AIM OF THE EXERCISE | Please set the lines down again exactly, from the top of the entries through the line that contains "74.82 | 50.7 |".

MATERIAL FOR THIS TASK |
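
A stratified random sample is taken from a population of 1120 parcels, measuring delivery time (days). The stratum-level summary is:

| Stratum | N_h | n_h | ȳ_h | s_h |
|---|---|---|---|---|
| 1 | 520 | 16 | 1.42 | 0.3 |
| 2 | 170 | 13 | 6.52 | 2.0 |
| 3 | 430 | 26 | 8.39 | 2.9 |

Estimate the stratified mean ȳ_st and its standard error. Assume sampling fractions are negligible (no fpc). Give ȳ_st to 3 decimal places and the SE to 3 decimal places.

ȳ_st ≈ 4.870, SE ≈ 0.237

ȳ_st = Σ W_h ȳ_h = (520·1.42 + 170·6.52 + 430·8.39)/1120 = 4.87009
V̂(ȳ_st) = Σ W_h² s_h²/n_h, with W_h = N_h/N and N = 1120:
  stratum 1: (520/1120)²·0.3²/16 = 0.00121253
  stratum 2: (170/1120)²·2.0²/13 = 0.00708889
  stratum 3: (430/1120)²·2.9²/26 = 0.0476786
V̂(ȳ_st) = 0.05598
SE(ȳ_st) = √0.05598 = 0.236601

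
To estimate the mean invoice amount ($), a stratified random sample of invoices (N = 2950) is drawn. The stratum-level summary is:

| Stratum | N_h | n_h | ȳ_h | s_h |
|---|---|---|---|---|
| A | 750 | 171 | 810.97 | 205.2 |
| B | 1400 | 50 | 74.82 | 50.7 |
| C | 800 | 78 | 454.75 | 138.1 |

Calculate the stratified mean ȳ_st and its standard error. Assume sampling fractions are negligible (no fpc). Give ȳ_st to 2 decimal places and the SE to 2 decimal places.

ȳ_st ≈ 365.01, SE ≈ 6.74

ȳ_st = Σ W_h ȳ_h = (750·810.97 + 1400·74.82 + 800·454.75)/2950 = 365.00864
V̂(ȳ_st) = Σ W_h² s_h²/n_h, with W_h = N_h/N and N = 2950:
  stratum A: (750/2950)²·205.2²/171 = 15.9161
  stratum B: (1400/2950)²·50.7²/50 = 11.5787
  stratum C: (800/2950)²·138.1²/78 = 17.9816
V̂(ȳ_st) = 45.4764
SE(ȳ_st) = √45.4764 = 6.74362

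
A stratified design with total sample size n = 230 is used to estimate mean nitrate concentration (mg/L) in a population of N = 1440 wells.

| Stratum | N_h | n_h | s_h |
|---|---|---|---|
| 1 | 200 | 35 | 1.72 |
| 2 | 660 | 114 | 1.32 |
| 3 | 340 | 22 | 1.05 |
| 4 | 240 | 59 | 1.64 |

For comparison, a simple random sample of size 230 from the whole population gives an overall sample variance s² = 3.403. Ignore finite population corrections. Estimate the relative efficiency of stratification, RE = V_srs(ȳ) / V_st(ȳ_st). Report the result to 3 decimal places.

RE ≈ 1.662

V̂(ȳ_st) = Σ W_h² s_h²/n_h, with W_h = N_h/N and N = 1440:
  stratum 1: (200/1440)²·1.72²/35 = 0.00163051
  stratum 2: (660/1440)²·1.32²/114 = 0.00321075
  stratum 3: (340/1440)²·1.05²/22 = 0.00279376
  stratum 4: (240/1440)²·1.64²/59 = 0.00126629
V_st = 0.0089013
V_srs = s²/n = 3.403/230 = 0.0147957
Relative efficiency = V_srs / V_st = 0.0147957/0.0089013 = 1.6622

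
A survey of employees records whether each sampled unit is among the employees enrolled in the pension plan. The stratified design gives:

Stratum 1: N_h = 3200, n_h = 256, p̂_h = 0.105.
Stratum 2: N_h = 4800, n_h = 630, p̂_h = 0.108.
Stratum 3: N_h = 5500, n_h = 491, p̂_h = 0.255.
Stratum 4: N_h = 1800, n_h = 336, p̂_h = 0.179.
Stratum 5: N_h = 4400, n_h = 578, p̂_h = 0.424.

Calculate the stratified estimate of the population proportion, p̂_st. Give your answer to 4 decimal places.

p̂_st ≈ 0.2256

N = 19700; stratum weights W_h = N_h/N.
p̂_st = Σ W_h p̂_h = (3200·0.105 + 4800·0.108 + 5500·0.255 + 1800·0.179 + 4400·0.424)/19700 = 0.22562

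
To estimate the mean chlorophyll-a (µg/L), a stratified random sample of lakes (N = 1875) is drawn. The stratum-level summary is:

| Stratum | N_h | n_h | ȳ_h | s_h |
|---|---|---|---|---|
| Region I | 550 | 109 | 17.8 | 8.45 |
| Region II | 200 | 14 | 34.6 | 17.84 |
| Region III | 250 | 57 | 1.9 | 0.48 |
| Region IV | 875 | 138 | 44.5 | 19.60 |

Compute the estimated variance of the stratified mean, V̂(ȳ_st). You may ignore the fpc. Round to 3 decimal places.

V̂(ȳ_st) = Σ W_h² s_h²/n_h, with W_h = N_h/N and N = 1875:
  stratum Region I: (550/1875)²·8.45²/109 = 0.056365
  stratum Region II: (200/1875)²·17.84²/14 = 0.258654
  stratum Region III: (250/1875)²·0.48²/57 = 7.18596e-05
  stratum Region IV: (875/1875)²·19.60²/138 = 0.606243
V̂(ȳ_st) = 0.921334

V̂(ȳ_st) ≈ 0.921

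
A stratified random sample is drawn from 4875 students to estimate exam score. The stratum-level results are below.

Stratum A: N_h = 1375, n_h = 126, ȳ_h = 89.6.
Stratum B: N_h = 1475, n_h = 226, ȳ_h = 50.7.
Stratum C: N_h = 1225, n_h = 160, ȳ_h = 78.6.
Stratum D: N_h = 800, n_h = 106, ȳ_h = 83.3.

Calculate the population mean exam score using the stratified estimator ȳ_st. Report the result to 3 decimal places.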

ANSWER TO THE EXERCISE |
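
A stratified random sample is taken from a population of 1120 parcels, measuring delivery time (days). The stratum-level summary is:

| Stratum | N_h | n_h | ȳ_h | s_h |
|---|---|---|---|---|
| 1 | 520 | 16 | 1.42 | 0.3 |
| 2 | 170 | 13 | 6.52 | 2.0 |
| 3 | 430 | 26 | 8.39 | 2.9 |

Estimate the stratified mean ȳ_st and its standard error. Assume sampling fractions are negligible (no fpc). Give ȳ_st to 3 decimal places and the SE to 3 decimal places.

ȳ_st ≈ 4.870, SE ≈ 0.237

ȳ_st = Σ W_h ȳ_h = (520·1.42 + 170·6.52 + 430·8.39)/1120 = 4.87009
V̂(ȳ_st) = Σ W_h² s_h²/n_h, with W_h = N_h/N and N = 1120:
  stratum 1: (520/1120)²·0.3²/16 = 0.00121253
  stratum 2: (170/1120)²·2.0²/13 = 0.00708889
  stratum 3: (430/1120)²·2.9²/26 = 0.0476786
V̂(ȳ_st) = 0.05598
SE(ȳ_st) = √0.05598 = 0.236601

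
To estimate the mean invoice amount ($), a stratified random sample of invoices (N = 2950) is drawn. The stratum-level summary is:

| Stratum | N_h | n_h | ȳ_h | s_h |
|---|---|---|---|---|
| A | 750 | 171 | 810.97 | 205.2 |
| B | 1400 | 50 | 74.82 | 50.7 |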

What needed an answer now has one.